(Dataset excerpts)
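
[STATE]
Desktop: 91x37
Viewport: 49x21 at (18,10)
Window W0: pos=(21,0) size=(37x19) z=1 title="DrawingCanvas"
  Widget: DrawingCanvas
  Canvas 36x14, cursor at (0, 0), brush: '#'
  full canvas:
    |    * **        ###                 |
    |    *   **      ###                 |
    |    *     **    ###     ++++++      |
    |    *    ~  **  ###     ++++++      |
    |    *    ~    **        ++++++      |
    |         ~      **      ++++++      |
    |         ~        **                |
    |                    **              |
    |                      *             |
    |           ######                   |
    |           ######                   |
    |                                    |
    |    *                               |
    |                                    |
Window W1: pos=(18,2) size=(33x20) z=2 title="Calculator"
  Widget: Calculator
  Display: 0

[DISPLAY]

┃├───┼───┼───┼───┤              ┃      ┃         
┃│ 1 │ 2 │ 3 │ - │              ┃      ┃         
┃├───┼───┼───┼───┤              ┃      ┃         
┃│ 0 │ . │ = │ + │              ┃      ┃         
┃├───┼───┼───┼───┤              ┃      ┃         
┃│ C │ MC│ MR│ M+│              ┃      ┃         
┃└───┴───┴───┴───┘              ┃      ┃         
┃                               ┃      ┃         
┃                               ┃━━━━━━┛         
┃                               ┃                
┃                               ┃                
┗━━━━━━━━━━━━━━━━━━━━━━━━━━━━━━━┛                
                                                 
                                                 
                                                 
                                                 
                                                 
                                                 
                                                 
                                                 
                                                 


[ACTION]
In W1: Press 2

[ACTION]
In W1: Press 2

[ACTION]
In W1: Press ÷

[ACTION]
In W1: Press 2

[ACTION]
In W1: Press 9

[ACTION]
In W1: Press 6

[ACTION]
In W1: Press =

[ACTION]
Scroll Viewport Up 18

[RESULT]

   ┏━━━━━━━━━━━━━━━━━━━━━━━━━━━━━━━━━━━┓         
   ┃ DrawingCanvas                     ┃         
┏━━━━━━━━━━━━━━━━━━━━━━━━━━━━━━━┓──────┨         
┃ Calculator                    ┃      ┃         
┠───────────────────────────────┨      ┃         
┃                  0.07432432432┃+     ┃         
┃┌───┬───┬───┬───┐              ┃+     ┃         
┃│ 7 │ 8 │ 9 │ ÷ │              ┃+     ┃         
┃├───┼───┼───┼───┤              ┃+     ┃         
┃│ 4 │ 5 │ 6 │ × │              ┃      ┃         
┃├───┼───┼───┼───┤              ┃      ┃         
┃│ 1 │ 2 │ 3 │ - │              ┃      ┃         
┃├───┼───┼───┼───┤              ┃      ┃         
┃│ 0 │ . │ = │ + │              ┃      ┃         
┃├───┼───┼───┼───┤              ┃      ┃         
┃│ C │ MC│ MR│ M+│              ┃      ┃         
┃└───┴───┴───┴───┘              ┃      ┃         
┃                               ┃      ┃         
┃                               ┃━━━━━━┛         
┃                               ┃                
┃                               ┃                
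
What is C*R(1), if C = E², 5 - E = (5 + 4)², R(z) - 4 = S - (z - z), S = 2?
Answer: 34656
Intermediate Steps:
R(z) = 6 (R(z) = 4 + (2 - (z - z)) = 4 + (2 - 1*0) = 4 + (2 + 0) = 4 + 2 = 6)
E = -76 (E = 5 - (5 + 4)² = 5 - 1*9² = 5 - 1*81 = 5 - 81 = -76)
C = 5776 (C = (-76)² = 5776)
C*R(1) = 5776*6 = 34656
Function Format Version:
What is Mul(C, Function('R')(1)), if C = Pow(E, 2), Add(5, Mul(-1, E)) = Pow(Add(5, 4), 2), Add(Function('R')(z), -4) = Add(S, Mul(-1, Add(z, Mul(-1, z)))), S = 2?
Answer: 34656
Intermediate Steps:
Function('R')(z) = 6 (Function('R')(z) = Add(4, Add(2, Mul(-1, Add(z, Mul(-1, z))))) = Add(4, Add(2, Mul(-1, 0))) = Add(4, Add(2, 0)) = Add(4, 2) = 6)
E = -76 (E = Add(5, Mul(-1, Pow(Add(5, 4), 2))) = Add(5, Mul(-1, Pow(9, 2))) = Add(5, Mul(-1, 81)) = Add(5, -81) = -76)
C = 5776 (C = Pow(-76, 2) = 5776)
Mul(C, Function('R')(1)) = Mul(5776, 6) = 34656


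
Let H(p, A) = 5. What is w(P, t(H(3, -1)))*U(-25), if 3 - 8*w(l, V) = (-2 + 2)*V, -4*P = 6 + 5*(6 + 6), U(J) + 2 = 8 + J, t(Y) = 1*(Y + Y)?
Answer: -57/8 ≈ -7.1250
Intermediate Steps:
t(Y) = 2*Y (t(Y) = 1*(2*Y) = 2*Y)
U(J) = 6 + J (U(J) = -2 + (8 + J) = 6 + J)
P = -33/2 (P = -(6 + 5*(6 + 6))/4 = -(6 + 5*12)/4 = -(6 + 60)/4 = -1/4*66 = -33/2 ≈ -16.500)
w(l, V) = 3/8 (w(l, V) = 3/8 - (-2 + 2)*V/8 = 3/8 - 0*V = 3/8 - 1/8*0 = 3/8 + 0 = 3/8)
w(P, t(H(3, -1)))*U(-25) = 3*(6 - 25)/8 = (3/8)*(-19) = -57/8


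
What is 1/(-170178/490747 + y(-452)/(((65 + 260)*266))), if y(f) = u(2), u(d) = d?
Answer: -21212539075/7355453303 ≈ -2.8839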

▸ ASSIGNMENT: Copy every line of the entries above in which "size" occurs.

▸ SOLUTION:
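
Window W0: pos=(21,0) size=(37x19) z=1 title="DrawingCanvas"
Window W1: pos=(18,2) size=(33x20) z=2 title="Calculator"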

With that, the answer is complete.